DATA PROVIDED »

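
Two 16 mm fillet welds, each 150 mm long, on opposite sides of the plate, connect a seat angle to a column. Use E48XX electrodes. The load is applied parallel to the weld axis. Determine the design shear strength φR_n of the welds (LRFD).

φR_n ≈ 733 kN

E48XX → F_EXX = 480 MPa.
Effective throat t_e = 0.707 × 16 = 11.31 mm.
Total length L = 300 mm; A_we = 11.31 × 300 = 3394 mm².
F_nw = 0.6 F_EXX = 0.6 × 480 = 288 MPa.
φR_n = 0.75 × 288 × 3394 × 10⁻³ = 733 kN.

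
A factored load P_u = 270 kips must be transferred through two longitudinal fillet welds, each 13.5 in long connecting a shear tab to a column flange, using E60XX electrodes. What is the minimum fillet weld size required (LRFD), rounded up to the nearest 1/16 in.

E60XX → F_EXX = 60 ksi.
Total weld length L = 27 in.
Required throat t_e = P_u / (φ × 0.6 F_EXX × L) = 270 / (0.75 × 0.6 × 60 × 27) = 0.3704 in.
Required leg w = t_e / 0.707 = 0.5239 in → use 9/16 in.

w = 9/16 in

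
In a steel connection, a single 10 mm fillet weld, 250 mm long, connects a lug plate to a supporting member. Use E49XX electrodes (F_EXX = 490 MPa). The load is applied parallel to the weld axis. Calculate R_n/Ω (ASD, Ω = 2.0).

Effective throat t_e = 0.707 × 10 = 7.07 mm.
Total length L = 250 mm; A_we = 7.07 × 250 = 1767 mm².
F_nw = 0.6 F_EXX = 0.6 × 490 = 294 MPa.
R_n = 294 × 1767 × 10⁻³ = 519.6 kN; R_n/Ω = 519.6/2.0 = 259.8 kN.

R_n/Ω ≈ 260 kN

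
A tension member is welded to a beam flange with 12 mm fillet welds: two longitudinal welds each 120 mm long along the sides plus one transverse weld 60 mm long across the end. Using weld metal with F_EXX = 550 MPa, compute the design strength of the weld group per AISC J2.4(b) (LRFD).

t_e = 0.707 × 12 = 8.484 mm.
R_nwl = 0.6 × 550 × 8.484 × 240 × 10⁻³ = 671.9 kN (longitudinal, 2 welds).
R_nwt = 0.6 × 550 × 8.484 × 60 × 10⁻³ = 168 kN (transverse, base value).
(i) R_nwl + R_nwt = 839.9 kN; (ii) 0.85 R_nwl + 1.5 R_nwt = 823.1 kN.
R_n = max = 839.9 kN [governs: (i)]; φR_n = 629.9 kN.

φR_n ≈ 630 kN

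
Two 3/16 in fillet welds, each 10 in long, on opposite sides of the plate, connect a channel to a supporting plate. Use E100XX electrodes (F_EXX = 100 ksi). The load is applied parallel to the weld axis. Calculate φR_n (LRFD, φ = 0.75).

φR_n ≈ 119 kip

Effective throat t_e = 0.707 × 0.1875 = 0.1326 in.
Total length L = 20 in; A_we = 0.1326 × 20 = 2.651 in².
F_nw = 0.6 F_EXX = 0.6 × 100 = 60 ksi.
φR_n = 0.75 × 60 × 2.651 = 119.3 kip.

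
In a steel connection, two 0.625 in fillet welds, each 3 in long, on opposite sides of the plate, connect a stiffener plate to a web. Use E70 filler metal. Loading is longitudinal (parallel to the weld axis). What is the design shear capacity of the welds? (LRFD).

φR_n ≈ 83.5 kips

E70XX → F_EXX = 70 ksi.
Effective throat t_e = 0.707 × 0.625 = 0.4419 in.
Total length L = 6 in; A_we = 0.4419 × 6 = 2.651 in².
F_nw = 0.6 F_EXX = 0.6 × 70 = 42 ksi.
φR_n = 0.75 × 42 × 2.651 = 83.51 kips.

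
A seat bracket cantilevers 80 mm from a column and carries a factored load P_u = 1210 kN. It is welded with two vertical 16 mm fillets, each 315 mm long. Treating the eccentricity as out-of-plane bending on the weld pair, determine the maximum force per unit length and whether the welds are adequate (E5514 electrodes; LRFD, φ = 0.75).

E55XX → F_EXX = 550 MPa.
L_w = 2 × 315 = 630 mm; section modulus (unit throat) S = 2 × L²/6 = 33080 mm².
Direct shear f_v = P/L_w = 1210×10³/630 = 1921 N/mm.
Moment M = P × e = 1210×10³ × 80 = 96800000 N·mm; bending f_b = M/S = 2927 N/mm.
f_max = √(f_v² + f_b²) = √(1921² + 2927²) = 3501 N/mm.
φr_n = 0.75 × 0.6 × 550 × (0.707 × 16) = 2800 N/mm → NOT adequate.

f_max ≈ 3500 N/mm; NOT adequate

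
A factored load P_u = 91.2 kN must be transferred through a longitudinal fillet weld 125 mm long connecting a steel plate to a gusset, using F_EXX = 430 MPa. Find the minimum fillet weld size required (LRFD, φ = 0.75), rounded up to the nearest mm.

Total weld length L = 125 mm.
Required throat t_e = P_u / (φ × 0.6 F_EXX × L) = 91.2 / (0.75 × 0.6 × 430 × 125 × 10⁻³) = 3.771 mm.
Required leg w = t_e / 0.707 = 5.333 mm → use 6 mm.

w = 6 mm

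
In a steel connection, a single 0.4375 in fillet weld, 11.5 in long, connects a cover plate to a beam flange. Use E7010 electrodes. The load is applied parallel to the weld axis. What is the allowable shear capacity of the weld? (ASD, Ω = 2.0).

R_n/Ω ≈ 74.7 kips

E70XX → F_EXX = 70 ksi.
Effective throat t_e = 0.707 × 0.4375 = 0.3093 in.
Total length L = 11.5 in; A_we = 0.3093 × 11.5 = 3.557 in².
F_nw = 0.6 F_EXX = 0.6 × 70 = 42 ksi.
R_n = 42 × 3.557 = 149.4 kips; R_n/Ω = 149.4/2.0 = 74.7 kips.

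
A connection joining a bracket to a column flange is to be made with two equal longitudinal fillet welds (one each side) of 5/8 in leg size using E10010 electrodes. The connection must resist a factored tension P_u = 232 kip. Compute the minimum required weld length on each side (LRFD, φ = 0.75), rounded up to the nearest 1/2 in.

E100XX → F_EXX = 100 ksi.
Throat t_e = 0.707 × 0.625 = 0.4419 in.
φr_n = 0.75 × 0.6 × 100 × 0.4419 = 19.88 kip/in.
L_req = P_u / φr_n = 232 / 19.88 = 11.67 in total.
Per side: 11.67 / 2 = 5.834 in.
Round up → use L = 6 in on each side.

L = 6 in on each side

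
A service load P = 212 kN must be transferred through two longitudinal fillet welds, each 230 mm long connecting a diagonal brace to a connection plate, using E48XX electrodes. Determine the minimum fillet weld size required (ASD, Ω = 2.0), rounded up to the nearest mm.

w = 5 mm

E48XX → F_EXX = 480 MPa.
Total weld length L = 460 mm.
Required throat t_e = P × Ω / (0.6 F_EXX × L) = 212 × 2.0 / (0.6 × 480 × 460 × 10⁻³) = 3.2 mm.
Required leg w = t_e / 0.707 = 4.527 mm → use 5 mm.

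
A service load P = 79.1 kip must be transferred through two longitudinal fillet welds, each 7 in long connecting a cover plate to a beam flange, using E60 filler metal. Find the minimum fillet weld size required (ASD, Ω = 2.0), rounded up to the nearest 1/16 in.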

WORK ITEM »
Retype all the material above precisely, with no line left out.

SOLUTION TO THE PROBLEM »
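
Two 16 mm fillet welds, each 150 mm long, on opposite sides of the plate, connect a seat angle to a column. Use E48XX electrodes. The load is applied parallel to the weld axis. Determine the design shear strength φR_n of the welds (LRFD).

φR_n ≈ 733 kN

E48XX → F_EXX = 480 MPa.
Effective throat t_e = 0.707 × 16 = 11.31 mm.
Total length L = 300 mm; A_we = 11.31 × 300 = 3394 mm².
F_nw = 0.6 F_EXX = 0.6 × 480 = 288 MPa.
φR_n = 0.75 × 288 × 3394 × 10⁻³ = 733 kN.

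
A factored load P_u = 270 kips must be transferred through two longitudinal fillet welds, each 13.5 in long connecting a shear tab to a column flange, using E60XX electrodes. What is the minimum fillet weld size required (LRFD), rounded up to the nearest 1/16 in.

E60XX → F_EXX = 60 ksi.
Total weld length L = 27 in.
Required throat t_e = P_u / (φ × 0.6 F_EXX × L) = 270 / (0.75 × 0.6 × 60 × 27) = 0.3704 in.
Required leg w = t_e / 0.707 = 0.5239 in → use 9/16 in.

w = 9/16 in

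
In a steel connection, a single 10 mm fillet weld, 250 mm long, connects a lug plate to a supporting member. Use E49XX electrodes (F_EXX = 490 MPa). The load is applied parallel to the weld axis. Calculate R_n/Ω (ASD, Ω = 2.0).

Effective throat t_e = 0.707 × 10 = 7.07 mm.
Total length L = 250 mm; A_we = 7.07 × 250 = 1767 mm².
F_nw = 0.6 F_EXX = 0.6 × 490 = 294 MPa.
R_n = 294 × 1767 × 10⁻³ = 519.6 kN; R_n/Ω = 519.6/2.0 = 259.8 kN.

R_n/Ω ≈ 260 kN

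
A tension member is welded to a beam flange with 12 mm fillet welds: two longitudinal welds each 120 mm long along the sides plus one transverse weld 60 mm long across the end. Using weld metal with F_EXX = 550 MPa, compute the design strength of the weld group per AISC J2.4(b) (LRFD).

t_e = 0.707 × 12 = 8.484 mm.
R_nwl = 0.6 × 550 × 8.484 × 240 × 10⁻³ = 671.9 kN (longitudinal, 2 welds).
R_nwt = 0.6 × 550 × 8.484 × 60 × 10⁻³ = 168 kN (transverse, base value).
(i) R_nwl + R_nwt = 839.9 kN; (ii) 0.85 R_nwl + 1.5 R_nwt = 823.1 kN.
R_n = max = 839.9 kN [governs: (i)]; φR_n = 629.9 kN.

φR_n ≈ 630 kN

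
Two 3/16 in fillet welds, each 10 in long, on opposite sides of the plate, connect a channel to a supporting plate. Use E100XX electrodes (F_EXX = 100 ksi). The load is applied parallel to the weld axis. Calculate φR_n (LRFD, φ = 0.75).

φR_n ≈ 119 kip

Effective throat t_e = 0.707 × 0.1875 = 0.1326 in.
Total length L = 20 in; A_we = 0.1326 × 20 = 2.651 in².
F_nw = 0.6 F_EXX = 0.6 × 100 = 60 ksi.
φR_n = 0.75 × 60 × 2.651 = 119.3 kip.

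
In a steel connection, two 0.625 in fillet welds, each 3 in long, on opposite sides of the plate, connect a stiffener plate to a web. Use E70 filler metal. Loading is longitudinal (parallel to the weld axis). What is the design shear capacity of the welds? (LRFD).

φR_n ≈ 83.5 kips

E70XX → F_EXX = 70 ksi.
Effective throat t_e = 0.707 × 0.625 = 0.4419 in.
Total length L = 6 in; A_we = 0.4419 × 6 = 2.651 in².
F_nw = 0.6 F_EXX = 0.6 × 70 = 42 ksi.
φR_n = 0.75 × 42 × 2.651 = 83.51 kips.

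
A seat bracket cantilevers 80 mm from a column and carries a factored load P_u = 1210 kN. It is welded with two vertical 16 mm fillets, each 315 mm long. Treating the eccentricity as out-of-plane bending on the weld pair, determine the maximum force per unit length and whether the welds are adequate (E5514 electrodes; LRFD, φ = 0.75).

E55XX → F_EXX = 550 MPa.
L_w = 2 × 315 = 630 mm; section modulus (unit throat) S = 2 × L²/6 = 33080 mm².
Direct shear f_v = P/L_w = 1210×10³/630 = 1921 N/mm.
Moment M = P × e = 1210×10³ × 80 = 96800000 N·mm; bending f_b = M/S = 2927 N/mm.
f_max = √(f_v² + f_b²) = √(1921² + 2927²) = 3501 N/mm.
φr_n = 0.75 × 0.6 × 550 × (0.707 × 16) = 2800 N/mm → NOT adequate.

f_max ≈ 3500 N/mm; NOT adequate

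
A factored load P_u = 91.2 kN must be transferred through a longitudinal fillet weld 125 mm long connecting a steel plate to a gusset, using F_EXX = 430 MPa. Find the minimum fillet weld size required (LRFD, φ = 0.75), rounded up to the nearest mm.

Total weld length L = 125 mm.
Required throat t_e = P_u / (φ × 0.6 F_EXX × L) = 91.2 / (0.75 × 0.6 × 430 × 125 × 10⁻³) = 3.771 mm.
Required leg w = t_e / 0.707 = 5.333 mm → use 6 mm.

w = 6 mm

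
In a steel connection, a single 0.4375 in fillet weld, 11.5 in long, connects a cover plate to a beam flange. Use E7010 electrodes. The load is applied parallel to the weld axis. What is the allowable shear capacity of the weld? (ASD, Ω = 2.0).

R_n/Ω ≈ 74.7 kips

E70XX → F_EXX = 70 ksi.
Effective throat t_e = 0.707 × 0.4375 = 0.3093 in.
Total length L = 11.5 in; A_we = 0.3093 × 11.5 = 3.557 in².
F_nw = 0.6 F_EXX = 0.6 × 70 = 42 ksi.
R_n = 42 × 3.557 = 149.4 kips; R_n/Ω = 149.4/2.0 = 74.7 kips.

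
A connection joining a bracket to a column flange is to be made with two equal longitudinal fillet welds (one each side) of 5/8 in leg size using E10010 electrodes. The connection must resist a factored tension P_u = 232 kip. Compute the minimum required weld length on each side (LRFD, φ = 0.75), rounded up to the nearest 1/2 in.

E100XX → F_EXX = 100 ksi.
Throat t_e = 0.707 × 0.625 = 0.4419 in.
φr_n = 0.75 × 0.6 × 100 × 0.4419 = 19.88 kip/in.
L_req = P_u / φr_n = 232 / 19.88 = 11.67 in total.
Per side: 11.67 / 2 = 5.834 in.
Round up → use L = 6 in on each side.

L = 6 in on each side

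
A service load P = 212 kN must be transferred through two longitudinal fillet welds, each 230 mm long connecting a diagonal brace to a connection plate, using E48XX electrodes. Determine the minimum fillet weld size required (ASD, Ω = 2.0), rounded up to the nearest mm.

w = 5 mm

E48XX → F_EXX = 480 MPa.
Total weld length L = 460 mm.
Required throat t_e = P × Ω / (0.6 F_EXX × L) = 212 × 2.0 / (0.6 × 480 × 460 × 10⁻³) = 3.2 mm.
Required leg w = t_e / 0.707 = 4.527 mm → use 5 mm.

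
A service load P = 79.1 kip must be transferred through two longitudinal fillet welds, each 7 in long connecting a cover plate to a beam flange, using E60 filler metal. Find the minimum fillet weld size required (ASD, Ω = 2.0), rounded up to the nearest 1/16 in.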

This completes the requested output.